[What the exercise asks]
Answer with the exact lines of the following material from the one containing "A Unity particle-system" through the one containing "- rgb(17, 109, 23) at 100%", both end lines included.
(Material provided Opens)
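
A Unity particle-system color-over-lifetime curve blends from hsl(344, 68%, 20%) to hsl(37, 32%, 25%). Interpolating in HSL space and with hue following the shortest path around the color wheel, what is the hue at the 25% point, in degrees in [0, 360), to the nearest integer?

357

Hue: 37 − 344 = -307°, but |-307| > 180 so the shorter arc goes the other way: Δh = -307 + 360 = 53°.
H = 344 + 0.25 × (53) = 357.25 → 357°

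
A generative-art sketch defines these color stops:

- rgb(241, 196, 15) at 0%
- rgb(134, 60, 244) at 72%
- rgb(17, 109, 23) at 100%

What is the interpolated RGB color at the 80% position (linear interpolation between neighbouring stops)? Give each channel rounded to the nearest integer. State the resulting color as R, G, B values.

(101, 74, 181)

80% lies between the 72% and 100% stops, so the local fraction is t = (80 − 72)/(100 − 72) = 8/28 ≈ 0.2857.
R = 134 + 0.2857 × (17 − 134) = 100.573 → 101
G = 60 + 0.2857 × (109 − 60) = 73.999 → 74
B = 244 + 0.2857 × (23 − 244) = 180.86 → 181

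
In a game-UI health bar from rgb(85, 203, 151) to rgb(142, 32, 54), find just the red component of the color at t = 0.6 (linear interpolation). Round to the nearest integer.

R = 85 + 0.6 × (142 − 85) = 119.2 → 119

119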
(Material provided Closes)
(Material provided Opens)
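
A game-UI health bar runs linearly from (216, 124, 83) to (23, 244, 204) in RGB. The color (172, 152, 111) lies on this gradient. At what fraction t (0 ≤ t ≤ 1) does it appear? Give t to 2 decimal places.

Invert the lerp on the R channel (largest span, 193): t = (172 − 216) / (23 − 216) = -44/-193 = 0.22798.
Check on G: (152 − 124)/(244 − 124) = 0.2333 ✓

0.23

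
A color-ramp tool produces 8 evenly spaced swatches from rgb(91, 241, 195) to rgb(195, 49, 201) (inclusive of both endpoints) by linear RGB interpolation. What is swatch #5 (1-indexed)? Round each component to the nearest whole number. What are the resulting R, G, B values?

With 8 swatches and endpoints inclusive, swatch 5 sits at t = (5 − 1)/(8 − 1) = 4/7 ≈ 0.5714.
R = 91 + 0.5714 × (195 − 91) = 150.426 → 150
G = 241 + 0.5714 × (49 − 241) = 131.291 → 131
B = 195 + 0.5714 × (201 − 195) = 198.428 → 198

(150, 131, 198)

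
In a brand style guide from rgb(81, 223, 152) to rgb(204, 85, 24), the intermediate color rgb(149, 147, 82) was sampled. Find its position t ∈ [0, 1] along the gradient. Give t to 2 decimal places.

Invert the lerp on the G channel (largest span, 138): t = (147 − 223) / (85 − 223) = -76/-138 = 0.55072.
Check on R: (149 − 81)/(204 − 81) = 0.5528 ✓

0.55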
(Material provided Closes)
[Written answer]
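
A Unity particle-system color-over-lifetime curve blends from hsl(344, 68%, 20%) to hsl(37, 32%, 25%). Interpolating in HSL space and with hue following the shortest path around the color wheel, what is the hue at the 25% point, in degrees in [0, 360), to the nearest integer?

357

Hue: 37 − 344 = -307°, but |-307| > 180 so the shorter arc goes the other way: Δh = -307 + 360 = 53°.
H = 344 + 0.25 × (53) = 357.25 → 357°

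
A generative-art sketch defines these color stops:

- rgb(241, 196, 15) at 0%
- rgb(134, 60, 244) at 72%
- rgb(17, 109, 23) at 100%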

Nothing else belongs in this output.